Requirement: Once the line containing "The current in" is found, copy that line and all remaining lines of the records exactly, including the last one, and add nothing.

Excerpted records:
================================

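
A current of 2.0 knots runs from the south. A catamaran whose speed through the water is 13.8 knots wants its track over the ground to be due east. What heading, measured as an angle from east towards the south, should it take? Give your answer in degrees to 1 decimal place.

The current pushes perpendicular to the desired track; the heading must have a component into the current equal to 2.0 knots: 13.8 sin θ = 2.0.
sin θ = 0.1449, so θ = 8.333°.

8.3°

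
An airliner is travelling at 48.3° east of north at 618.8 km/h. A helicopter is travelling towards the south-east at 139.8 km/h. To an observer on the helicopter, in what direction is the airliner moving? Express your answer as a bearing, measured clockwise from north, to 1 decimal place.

Taking east as x and north as y: airliner velocity = (462.020, 411.645) km/h; helicopter velocity = (98.854, -98.854) km/h.
Velocity of airliner relative to helicopter = (462.020, 411.645) − (98.854, -98.854) = (363.166, 510.498) km/h.
Bearing = atan2(363.17, 510.50) = 35.43° clockwise from north.

035.4°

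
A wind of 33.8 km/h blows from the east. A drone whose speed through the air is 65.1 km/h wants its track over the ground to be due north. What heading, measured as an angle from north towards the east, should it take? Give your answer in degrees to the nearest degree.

The wind pushes perpendicular to the desired track; the heading must have a component into the wind equal to 33.8 km/h: 65.1 sin θ = 33.8.
sin θ = 0.5192, so θ = 31.279°.

31°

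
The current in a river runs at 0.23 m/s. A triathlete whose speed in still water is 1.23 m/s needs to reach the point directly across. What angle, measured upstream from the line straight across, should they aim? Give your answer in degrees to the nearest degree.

To cancel the current, the upstream component of the triathlete's velocity must equal the flow: 1.23 sin θ = 0.23.
sin θ = 0.23 / 1.23 = 0.1870.
θ = arcsin(0.1870) = 10.777°.

11°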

================================

Answer for this exercise:
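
The current in a river runs at 0.23 m/s. A triathlete whose speed in still water is 1.23 m/s needs to reach the point directly across. What angle, measured upstream from the line straight across, should they aim? Give your answer in degrees to the nearest degree.

To cancel the current, the upstream component of the triathlete's velocity must equal the flow: 1.23 sin θ = 0.23.
sin θ = 0.23 / 1.23 = 0.1870.
θ = arcsin(0.1870) = 10.777°.

11°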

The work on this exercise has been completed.